Goal of the exercise: Reproduce the data that follows in its entirety, character for character.

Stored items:
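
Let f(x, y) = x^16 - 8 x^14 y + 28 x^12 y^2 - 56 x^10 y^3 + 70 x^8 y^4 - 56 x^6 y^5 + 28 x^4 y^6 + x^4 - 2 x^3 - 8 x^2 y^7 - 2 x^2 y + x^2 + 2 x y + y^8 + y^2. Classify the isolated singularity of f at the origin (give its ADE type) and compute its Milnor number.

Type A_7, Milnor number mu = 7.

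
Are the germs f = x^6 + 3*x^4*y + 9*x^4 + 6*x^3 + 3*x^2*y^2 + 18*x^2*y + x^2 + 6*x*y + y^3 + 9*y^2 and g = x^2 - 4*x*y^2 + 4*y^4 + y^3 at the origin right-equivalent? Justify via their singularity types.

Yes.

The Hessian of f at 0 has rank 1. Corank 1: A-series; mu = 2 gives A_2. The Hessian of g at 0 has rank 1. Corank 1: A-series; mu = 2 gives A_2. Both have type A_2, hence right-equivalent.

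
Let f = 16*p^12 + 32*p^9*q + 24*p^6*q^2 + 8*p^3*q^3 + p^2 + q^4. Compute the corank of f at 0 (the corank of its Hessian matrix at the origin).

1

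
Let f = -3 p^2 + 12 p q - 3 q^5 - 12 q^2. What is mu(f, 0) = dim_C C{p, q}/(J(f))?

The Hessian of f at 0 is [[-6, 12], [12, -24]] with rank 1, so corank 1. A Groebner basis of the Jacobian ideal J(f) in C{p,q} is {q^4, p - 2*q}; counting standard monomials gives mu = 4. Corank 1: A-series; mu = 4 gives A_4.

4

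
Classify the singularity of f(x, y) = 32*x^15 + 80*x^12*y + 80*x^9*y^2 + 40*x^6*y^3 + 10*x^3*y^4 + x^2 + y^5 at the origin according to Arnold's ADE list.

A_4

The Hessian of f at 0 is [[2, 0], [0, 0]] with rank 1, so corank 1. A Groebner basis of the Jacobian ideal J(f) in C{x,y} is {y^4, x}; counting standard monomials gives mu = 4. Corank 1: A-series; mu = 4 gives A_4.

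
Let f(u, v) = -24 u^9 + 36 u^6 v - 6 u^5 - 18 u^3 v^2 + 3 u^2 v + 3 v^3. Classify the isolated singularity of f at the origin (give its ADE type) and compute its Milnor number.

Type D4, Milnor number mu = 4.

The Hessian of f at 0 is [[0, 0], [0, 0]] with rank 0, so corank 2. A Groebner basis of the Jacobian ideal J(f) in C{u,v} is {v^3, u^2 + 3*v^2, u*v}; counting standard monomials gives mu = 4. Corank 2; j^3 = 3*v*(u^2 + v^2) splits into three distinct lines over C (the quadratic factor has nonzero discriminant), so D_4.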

Task result:
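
Let f(x, y) = x^16 - 8 x^14 y + 28 x^12 y^2 - 56 x^10 y^3 + 70 x^8 y^4 - 56 x^6 y^5 + 28 x^4 y^6 + x^4 - 2 x^3 - 8 x^2 y^7 - 2 x^2 y + x^2 + 2 x y + y^8 + y^2. Classify the isolated singularity of f at the origin (give its ADE type) and compute its Milnor number.

Type A_7, Milnor number mu = 7.

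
Are the germs f = x^6 + 3*x^4*y + 9*x^4 + 6*x^3 + 3*x^2*y^2 + 18*x^2*y + x^2 + 6*x*y + y^3 + 9*y^2 and g = x^2 - 4*x*y^2 + 4*y^4 + y^3 at the origin right-equivalent? Justify via their singularity types.

Yes.

The Hessian of f at 0 has rank 1. Corank 1: A-series; mu = 2 gives A_2. The Hessian of g at 0 has rank 1. Corank 1: A-series; mu = 2 gives A_2. Both have type A_2, hence right-equivalent.

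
Let f = 16*p^12 + 32*p^9*q + 24*p^6*q^2 + 8*p^3*q^3 + p^2 + q^4. Compute the corank of f at 0 (the corank of its Hessian matrix at the origin).

1

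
Let f = -3 p^2 + 12 p q - 3 q^5 - 12 q^2. What is mu(f, 0) = dim_C C{p, q}/(J(f))?

The Hessian of f at 0 is [[-6, 12], [12, -24]] with rank 1, so corank 1. A Groebner basis of the Jacobian ideal J(f) in C{p,q} is {q^4, p - 2*q}; counting standard monomials gives mu = 4. Corank 1: A-series; mu = 4 gives A_4.

4

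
Classify the singularity of f(x, y) = 32*x^15 + 80*x^12*y + 80*x^9*y^2 + 40*x^6*y^3 + 10*x^3*y^4 + x^2 + y^5 at the origin according to Arnold's ADE list.

A_4

The Hessian of f at 0 is [[2, 0], [0, 0]] with rank 1, so corank 1. A Groebner basis of the Jacobian ideal J(f) in C{x,y} is {y^4, x}; counting standard monomials gives mu = 4. Corank 1: A-series; mu = 4 gives A_4.

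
Let f(u, v) = -24 u^9 + 36 u^6 v - 6 u^5 - 18 u^3 v^2 + 3 u^2 v + 3 v^3. Classify the isolated singularity of f at the origin (give its ADE type) and compute its Milnor number.

Type D4, Milnor number mu = 4.

The Hessian of f at 0 is [[0, 0], [0, 0]] with rank 0, so corank 2. A Groebner basis of the Jacobian ideal J(f) in C{u,v} is {v^3, u^2 + 3*v^2, u*v}; counting standard monomials gives mu = 4. Corank 2; j^3 = 3*v*(u^2 + v^2) splits into three distinct lines over C (the quadratic factor has nonzero discriminant), so D_4.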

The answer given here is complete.